EXERCISE BRIEF. A word-for-word copy of the entries is the only acceptable reply.

DATA FOR ANALYSIS.
|---|

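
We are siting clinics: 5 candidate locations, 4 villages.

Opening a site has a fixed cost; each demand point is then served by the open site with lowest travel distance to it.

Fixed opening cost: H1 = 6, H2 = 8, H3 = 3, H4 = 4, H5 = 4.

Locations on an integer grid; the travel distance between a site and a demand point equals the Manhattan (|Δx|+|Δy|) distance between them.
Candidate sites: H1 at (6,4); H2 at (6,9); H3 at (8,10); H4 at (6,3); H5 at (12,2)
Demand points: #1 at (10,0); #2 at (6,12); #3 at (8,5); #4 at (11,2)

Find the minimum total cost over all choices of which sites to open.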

|---|

SOLUTION.
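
We are siting clinics: 5 candidate locations, 4 villages.

Opening a site has a fixed cost; each demand point is then served by the open site with lowest travel distance to it.

Fixed opening cost: H1 = 6, H2 = 8, H3 = 3, H4 = 4, H5 = 4.

Locations on an integer grid; the travel distance between a site and a demand point equals the Manhattan (|Δx|+|Δy|) distance between them.
Candidate sites: H1 at (6,4); H2 at (6,9); H3 at (8,10); H4 at (6,3); H5 at (12,2)
Demand points: #1 at (10,0); #2 at (6,12); #3 at (8,5); #4 at (11,2)

Find the minimum total cost over all choices of which sites to open.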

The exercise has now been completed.